*** DATA IN THIS EXERCISE Section Begins ***

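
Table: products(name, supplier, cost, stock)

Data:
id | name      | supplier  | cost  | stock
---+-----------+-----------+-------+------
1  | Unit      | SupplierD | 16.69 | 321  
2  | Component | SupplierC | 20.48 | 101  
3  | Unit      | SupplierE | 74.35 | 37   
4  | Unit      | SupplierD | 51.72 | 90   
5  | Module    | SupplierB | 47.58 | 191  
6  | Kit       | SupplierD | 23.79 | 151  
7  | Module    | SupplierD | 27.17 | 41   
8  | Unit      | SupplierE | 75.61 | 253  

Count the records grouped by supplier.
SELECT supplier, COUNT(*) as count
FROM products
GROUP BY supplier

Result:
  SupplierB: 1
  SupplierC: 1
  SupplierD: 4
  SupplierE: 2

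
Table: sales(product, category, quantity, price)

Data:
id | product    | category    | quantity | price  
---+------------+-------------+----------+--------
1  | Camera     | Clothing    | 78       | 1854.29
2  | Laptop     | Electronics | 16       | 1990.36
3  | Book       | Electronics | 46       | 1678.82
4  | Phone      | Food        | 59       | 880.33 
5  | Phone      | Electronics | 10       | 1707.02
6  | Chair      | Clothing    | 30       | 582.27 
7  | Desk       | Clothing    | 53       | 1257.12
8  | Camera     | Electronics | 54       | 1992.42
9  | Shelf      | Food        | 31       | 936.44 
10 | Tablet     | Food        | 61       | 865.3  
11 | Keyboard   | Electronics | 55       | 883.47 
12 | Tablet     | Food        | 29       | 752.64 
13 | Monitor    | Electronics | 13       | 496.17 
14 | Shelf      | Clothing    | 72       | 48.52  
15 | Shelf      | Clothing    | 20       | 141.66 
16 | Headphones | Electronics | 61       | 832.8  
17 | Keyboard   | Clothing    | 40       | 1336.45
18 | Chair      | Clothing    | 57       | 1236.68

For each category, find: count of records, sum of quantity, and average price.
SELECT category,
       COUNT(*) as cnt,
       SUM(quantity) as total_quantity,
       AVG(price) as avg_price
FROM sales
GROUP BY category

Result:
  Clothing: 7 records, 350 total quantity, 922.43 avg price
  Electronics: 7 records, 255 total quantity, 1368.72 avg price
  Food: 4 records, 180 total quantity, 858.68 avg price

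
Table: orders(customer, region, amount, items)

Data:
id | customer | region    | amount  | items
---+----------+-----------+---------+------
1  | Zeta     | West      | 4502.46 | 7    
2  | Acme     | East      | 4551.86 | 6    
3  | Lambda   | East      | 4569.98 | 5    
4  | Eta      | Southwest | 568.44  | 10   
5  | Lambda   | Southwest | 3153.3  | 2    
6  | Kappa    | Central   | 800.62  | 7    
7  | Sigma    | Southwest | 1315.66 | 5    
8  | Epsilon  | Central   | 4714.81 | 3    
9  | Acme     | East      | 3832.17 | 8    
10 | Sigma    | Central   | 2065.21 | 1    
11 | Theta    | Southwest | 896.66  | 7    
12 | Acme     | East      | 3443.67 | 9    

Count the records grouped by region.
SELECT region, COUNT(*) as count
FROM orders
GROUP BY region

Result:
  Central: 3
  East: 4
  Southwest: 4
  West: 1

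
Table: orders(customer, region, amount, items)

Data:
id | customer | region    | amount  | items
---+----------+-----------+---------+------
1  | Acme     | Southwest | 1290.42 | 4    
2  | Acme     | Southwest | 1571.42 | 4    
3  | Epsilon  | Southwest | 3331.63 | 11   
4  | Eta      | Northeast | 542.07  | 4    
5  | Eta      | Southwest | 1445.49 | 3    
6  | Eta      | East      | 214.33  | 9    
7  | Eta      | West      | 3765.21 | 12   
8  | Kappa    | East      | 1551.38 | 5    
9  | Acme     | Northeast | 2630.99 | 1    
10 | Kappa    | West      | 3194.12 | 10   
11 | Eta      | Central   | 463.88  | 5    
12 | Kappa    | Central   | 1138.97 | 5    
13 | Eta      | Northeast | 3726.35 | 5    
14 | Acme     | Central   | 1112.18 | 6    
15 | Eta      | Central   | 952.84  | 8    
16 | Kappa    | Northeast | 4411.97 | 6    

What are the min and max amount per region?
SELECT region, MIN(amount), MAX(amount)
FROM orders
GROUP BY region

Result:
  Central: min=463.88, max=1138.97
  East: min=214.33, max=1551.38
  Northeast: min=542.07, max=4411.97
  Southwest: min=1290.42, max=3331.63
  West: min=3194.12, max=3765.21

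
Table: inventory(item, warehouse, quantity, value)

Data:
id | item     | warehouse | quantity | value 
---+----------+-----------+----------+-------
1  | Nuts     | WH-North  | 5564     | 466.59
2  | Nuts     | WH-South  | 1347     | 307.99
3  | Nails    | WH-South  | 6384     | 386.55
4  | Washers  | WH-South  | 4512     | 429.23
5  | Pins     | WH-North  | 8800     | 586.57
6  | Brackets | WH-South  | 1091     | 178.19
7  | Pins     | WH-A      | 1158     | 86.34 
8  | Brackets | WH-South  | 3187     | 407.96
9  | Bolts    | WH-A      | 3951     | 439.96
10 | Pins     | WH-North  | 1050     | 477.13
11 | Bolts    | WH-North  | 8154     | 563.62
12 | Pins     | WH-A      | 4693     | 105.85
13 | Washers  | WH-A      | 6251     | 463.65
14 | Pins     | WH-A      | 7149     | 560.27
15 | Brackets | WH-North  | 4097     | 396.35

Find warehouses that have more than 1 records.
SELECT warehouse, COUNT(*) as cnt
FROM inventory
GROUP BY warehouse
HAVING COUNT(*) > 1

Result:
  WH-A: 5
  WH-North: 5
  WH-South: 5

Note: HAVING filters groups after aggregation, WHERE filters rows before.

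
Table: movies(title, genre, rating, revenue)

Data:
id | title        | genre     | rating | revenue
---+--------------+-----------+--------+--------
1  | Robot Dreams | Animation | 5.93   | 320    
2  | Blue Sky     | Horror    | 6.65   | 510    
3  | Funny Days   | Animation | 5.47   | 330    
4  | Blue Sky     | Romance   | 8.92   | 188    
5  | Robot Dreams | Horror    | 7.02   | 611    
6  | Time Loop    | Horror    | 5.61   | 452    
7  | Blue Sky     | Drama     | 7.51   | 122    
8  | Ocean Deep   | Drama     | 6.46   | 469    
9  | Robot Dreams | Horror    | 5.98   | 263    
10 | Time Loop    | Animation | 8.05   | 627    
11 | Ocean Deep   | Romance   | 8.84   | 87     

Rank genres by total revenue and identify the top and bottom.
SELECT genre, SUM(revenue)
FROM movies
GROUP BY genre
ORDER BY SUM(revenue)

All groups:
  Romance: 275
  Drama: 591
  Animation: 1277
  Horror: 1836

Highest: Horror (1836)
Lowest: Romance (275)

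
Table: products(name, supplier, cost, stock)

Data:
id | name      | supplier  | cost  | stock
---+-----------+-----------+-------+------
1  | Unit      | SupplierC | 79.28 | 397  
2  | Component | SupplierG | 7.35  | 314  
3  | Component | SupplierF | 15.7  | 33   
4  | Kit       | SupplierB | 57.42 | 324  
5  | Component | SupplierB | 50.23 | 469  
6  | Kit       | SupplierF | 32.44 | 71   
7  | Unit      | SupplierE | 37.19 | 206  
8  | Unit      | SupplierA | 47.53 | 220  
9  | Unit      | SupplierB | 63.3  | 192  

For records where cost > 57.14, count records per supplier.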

*** DATA IN THIS EXERCISE Section Ends ***

GOAL OF THE EXERCISE:
An exact reproduction of all the entries, complete to the last line, is needed.

OUTPUT FOR THIS EXERCISE:
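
Table: products(name, supplier, cost, stock)

Data:
id | name      | supplier  | cost  | stock
---+-----------+-----------+-------+------
1  | Unit      | SupplierD | 16.69 | 321  
2  | Component | SupplierC | 20.48 | 101  
3  | Unit      | SupplierE | 74.35 | 37   
4  | Unit      | SupplierD | 51.72 | 90   
5  | Module    | SupplierB | 47.58 | 191  
6  | Kit       | SupplierD | 23.79 | 151  
7  | Module    | SupplierD | 27.17 | 41   
8  | Unit      | SupplierE | 75.61 | 253  

Count the records grouped by supplier.
SELECT supplier, COUNT(*) as count
FROM products
GROUP BY supplier

Result:
  SupplierB: 1
  SupplierC: 1
  SupplierD: 4
  SupplierE: 2

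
Table: sales(product, category, quantity, price)

Data:
id | product    | category    | quantity | price  
---+------------+-------------+----------+--------
1  | Camera     | Clothing    | 78       | 1854.29
2  | Laptop     | Electronics | 16       | 1990.36
3  | Book       | Electronics | 46       | 1678.82
4  | Phone      | Food        | 59       | 880.33 
5  | Phone      | Electronics | 10       | 1707.02
6  | Chair      | Clothing    | 30       | 582.27 
7  | Desk       | Clothing    | 53       | 1257.12
8  | Camera     | Electronics | 54       | 1992.42
9  | Shelf      | Food        | 31       | 936.44 
10 | Tablet     | Food        | 61       | 865.3  
11 | Keyboard   | Electronics | 55       | 883.47 
12 | Tablet     | Food        | 29       | 752.64 
13 | Monitor    | Electronics | 13       | 496.17 
14 | Shelf      | Clothing    | 72       | 48.52  
15 | Shelf      | Clothing    | 20       | 141.66 
16 | Headphones | Electronics | 61       | 832.8  
17 | Keyboard   | Clothing    | 40       | 1336.45
18 | Chair      | Clothing    | 57       | 1236.68

For each category, find: count of records, sum of quantity, and average price.
SELECT category,
       COUNT(*) as cnt,
       SUM(quantity) as total_quantity,
       AVG(price) as avg_price
FROM sales
GROUP BY category

Result:
  Clothing: 7 records, 350 total quantity, 922.43 avg price
  Electronics: 7 records, 255 total quantity, 1368.72 avg price
  Food: 4 records, 180 total quantity, 858.68 avg price

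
Table: orders(customer, region, amount, items)

Data:
id | customer | region    | amount  | items
---+----------+-----------+---------+------
1  | Zeta     | West      | 4502.46 | 7    
2  | Acme     | East      | 4551.86 | 6    
3  | Lambda   | East      | 4569.98 | 5    
4  | Eta      | Southwest | 568.44  | 10   
5  | Lambda   | Southwest | 3153.3  | 2    
6  | Kappa    | Central   | 800.62  | 7    
7  | Sigma    | Southwest | 1315.66 | 5    
8  | Epsilon  | Central   | 4714.81 | 3    
9  | Acme     | East      | 3832.17 | 8    
10 | Sigma    | Central   | 2065.21 | 1    
11 | Theta    | Southwest | 896.66  | 7    
12 | Acme     | East      | 3443.67 | 9    

Count the records grouped by region.
SELECT region, COUNT(*) as count
FROM orders
GROUP BY region

Result:
  Central: 3
  East: 4
  Southwest: 4
  West: 1

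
Table: orders(customer, region, amount, items)

Data:
id | customer | region    | amount  | items
---+----------+-----------+---------+------
1  | Acme     | Southwest | 1290.42 | 4    
2  | Acme     | Southwest | 1571.42 | 4    
3  | Epsilon  | Southwest | 3331.63 | 11   
4  | Eta      | Northeast | 542.07  | 4    
5  | Eta      | Southwest | 1445.49 | 3    
6  | Eta      | East      | 214.33  | 9    
7  | Eta      | West      | 3765.21 | 12   
8  | Kappa    | East      | 1551.38 | 5    
9  | Acme     | Northeast | 2630.99 | 1    
10 | Kappa    | West      | 3194.12 | 10   
11 | Eta      | Central   | 463.88  | 5    
12 | Kappa    | Central   | 1138.97 | 5    
13 | Eta      | Northeast | 3726.35 | 5    
14 | Acme     | Central   | 1112.18 | 6    
15 | Eta      | Central   | 952.84  | 8    
16 | Kappa    | Northeast | 4411.97 | 6    

What are the min and max amount per region?
SELECT region, MIN(amount), MAX(amount)
FROM orders
GROUP BY region

Result:
  Central: min=463.88, max=1138.97
  East: min=214.33, max=1551.38
  Northeast: min=542.07, max=4411.97
  Southwest: min=1290.42, max=3331.63
  West: min=3194.12, max=3765.21

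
Table: inventory(item, warehouse, quantity, value)

Data:
id | item     | warehouse | quantity | value 
---+----------+-----------+----------+-------
1  | Nuts     | WH-North  | 5564     | 466.59
2  | Nuts     | WH-South  | 1347     | 307.99
3  | Nails    | WH-South  | 6384     | 386.55
4  | Washers  | WH-South  | 4512     | 429.23
5  | Pins     | WH-North  | 8800     | 586.57
6  | Brackets | WH-South  | 1091     | 178.19
7  | Pins     | WH-A      | 1158     | 86.34 
8  | Brackets | WH-South  | 3187     | 407.96
9  | Bolts    | WH-A      | 3951     | 439.96
10 | Pins     | WH-North  | 1050     | 477.13
11 | Bolts    | WH-North  | 8154     | 563.62
12 | Pins     | WH-A      | 4693     | 105.85
13 | Washers  | WH-A      | 6251     | 463.65
14 | Pins     | WH-A      | 7149     | 560.27
15 | Brackets | WH-North  | 4097     | 396.35

Find warehouses that have more than 1 records.
SELECT warehouse, COUNT(*) as cnt
FROM inventory
GROUP BY warehouse
HAVING COUNT(*) > 1

Result:
  WH-A: 5
  WH-North: 5
  WH-South: 5

Note: HAVING filters groups after aggregation, WHERE filters rows before.

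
Table: movies(title, genre, rating, revenue)

Data:
id | title        | genre     | rating | revenue
---+--------------+-----------+--------+--------
1  | Robot Dreams | Animation | 5.93   | 320    
2  | Blue Sky     | Horror    | 6.65   | 510    
3  | Funny Days   | Animation | 5.47   | 330    
4  | Blue Sky     | Romance   | 8.92   | 188    
5  | Robot Dreams | Horror    | 7.02   | 611    
6  | Time Loop    | Horror    | 5.61   | 452    
7  | Blue Sky     | Drama     | 7.51   | 122    
8  | Ocean Deep   | Drama     | 6.46   | 469    
9  | Robot Dreams | Horror    | 5.98   | 263    
10 | Time Loop    | Animation | 8.05   | 627    
11 | Ocean Deep   | Romance   | 8.84   | 87     

Rank genres by total revenue and identify the top and bottom.
SELECT genre, SUM(revenue)
FROM movies
GROUP BY genre
ORDER BY SUM(revenue)

All groups:
  Romance: 275
  Drama: 591
  Animation: 1277
  Horror: 1836

Highest: Horror (1836)
Lowest: Romance (275)

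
Table: products(name, supplier, cost, stock)

Data:
id | name      | supplier  | cost  | stock
---+-----------+-----------+-------+------
1  | Unit      | SupplierC | 79.28 | 397  
2  | Component | SupplierG | 7.35  | 314  
3  | Component | SupplierF | 15.7  | 33   
4  | Kit       | SupplierB | 57.42 | 324  
5  | Component | SupplierB | 50.23 | 469  
6  | Kit       | SupplierF | 32.44 | 71   
7  | Unit      | SupplierE | 37.19 | 206  
8  | Unit      | SupplierA | 47.53 | 220  
9  | Unit      | SupplierB | 63.3  | 192  

For records where cost > 57.14, count records per supplier.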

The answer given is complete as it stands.